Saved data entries
———

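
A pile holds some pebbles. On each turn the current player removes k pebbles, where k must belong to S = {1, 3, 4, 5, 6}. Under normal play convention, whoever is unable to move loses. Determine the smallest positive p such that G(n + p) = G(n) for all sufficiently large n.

n :  0  1  2  3  4  5  6  7  8  9 10 11 12 13 14 15 16 17 18 19
G :  0  1  0  1  2  3  2  3  4  0  1  0  1  2  3  2  3  4  0  1
G(n+9) = G(n) holds for n = 0,…,5 (a full window of length max(S) = 6), so the sequence is purely periodic with period 9.

9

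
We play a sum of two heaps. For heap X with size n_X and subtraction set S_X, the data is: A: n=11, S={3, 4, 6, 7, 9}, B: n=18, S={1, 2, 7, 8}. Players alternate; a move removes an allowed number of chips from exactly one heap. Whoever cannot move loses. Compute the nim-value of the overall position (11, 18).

3

Heap A, S = {3, 4, 6, 7, 9}:
n :  0  1  2  3  4  5  6  7  8  9 10 11
G :  0  0  0  1  1  1  2  2  2  3  3  3
G_A(11) = 3.
Heap B, S = {1, 2, 7, 8}:
n :  0  1  2  3  4  5  6  7  8  9 10 11 12 13 14 15 16 17 18
G :  0  1  2  0  1  2  0  1  2  0  1  2  0  1  2  0  1  2  0
G_B(18) = 0.
Combined Grundy value = 3 ⊕ 0 = 3.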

———

#### Work request
Only the lines from the one bearing "We play a sum" through the end of the entries above belong in the answer, each one exactly as given.

#### Written response
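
We play a sum of two heaps. For heap X with size n_X and subtraction set S_X, the data is: A: n=11, S={3, 4, 6, 7, 9}, B: n=18, S={1, 2, 7, 8}. Players alternate; a move removes an allowed number of chips from exactly one heap. Whoever cannot move loses. Compute the nim-value of the overall position (11, 18).

3

Heap A, S = {3, 4, 6, 7, 9}:
n :  0  1  2  3  4  5  6  7  8  9 10 11
G :  0  0  0  1  1  1  2  2  2  3  3  3
G_A(11) = 3.
Heap B, S = {1, 2, 7, 8}:
n :  0  1  2  3  4  5  6  7  8  9 10 11 12 13 14 15 16 17 18
G :  0  1  2  0  1  2  0  1  2  0  1  2  0  1  2  0  1  2  0
G_B(18) = 0.
Combined Grundy value = 3 ⊕ 0 = 3.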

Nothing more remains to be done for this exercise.